Saved entries
§

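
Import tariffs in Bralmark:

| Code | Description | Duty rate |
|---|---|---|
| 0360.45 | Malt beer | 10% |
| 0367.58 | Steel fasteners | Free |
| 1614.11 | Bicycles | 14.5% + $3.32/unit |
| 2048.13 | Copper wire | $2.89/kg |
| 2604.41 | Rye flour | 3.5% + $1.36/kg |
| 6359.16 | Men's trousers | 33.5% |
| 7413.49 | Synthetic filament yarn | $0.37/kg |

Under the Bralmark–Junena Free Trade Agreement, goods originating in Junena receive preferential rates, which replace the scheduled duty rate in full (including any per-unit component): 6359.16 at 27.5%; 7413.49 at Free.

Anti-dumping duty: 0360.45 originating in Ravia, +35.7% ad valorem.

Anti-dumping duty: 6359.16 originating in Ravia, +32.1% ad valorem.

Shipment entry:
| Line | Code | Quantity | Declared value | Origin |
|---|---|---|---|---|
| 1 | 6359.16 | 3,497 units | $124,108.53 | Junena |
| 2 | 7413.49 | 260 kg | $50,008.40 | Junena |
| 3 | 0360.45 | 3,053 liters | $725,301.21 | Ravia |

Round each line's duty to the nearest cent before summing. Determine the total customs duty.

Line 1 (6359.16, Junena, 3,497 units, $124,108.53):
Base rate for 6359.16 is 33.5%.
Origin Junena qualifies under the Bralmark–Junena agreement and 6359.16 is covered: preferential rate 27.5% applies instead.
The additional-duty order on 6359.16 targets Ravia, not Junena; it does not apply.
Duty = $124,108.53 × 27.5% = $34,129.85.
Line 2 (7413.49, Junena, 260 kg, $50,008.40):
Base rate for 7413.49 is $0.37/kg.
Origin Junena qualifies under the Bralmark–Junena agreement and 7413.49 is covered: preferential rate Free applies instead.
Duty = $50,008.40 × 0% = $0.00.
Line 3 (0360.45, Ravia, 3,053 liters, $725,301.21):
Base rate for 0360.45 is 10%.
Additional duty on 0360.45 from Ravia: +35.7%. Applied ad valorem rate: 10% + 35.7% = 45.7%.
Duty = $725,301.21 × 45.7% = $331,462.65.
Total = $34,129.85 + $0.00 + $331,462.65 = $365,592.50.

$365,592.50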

§

*EXERCISE PROMPT:* Transcribe the lines above between the line holding "units | $124,108.53 | Junena |" and the line holding "liters | $725,301.21 | Ravia |", inclusive, exactly as they stand and with nothing added.

*RESULT:*
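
| 1 | 6359.16 | 3,497 units | $124,108.53 | Junena |
| 2 | 7413.49 | 260 kg | $50,008.40 | Junena |
| 3 | 0360.45 | 3,053 liters | $725,301.21 | Ravia |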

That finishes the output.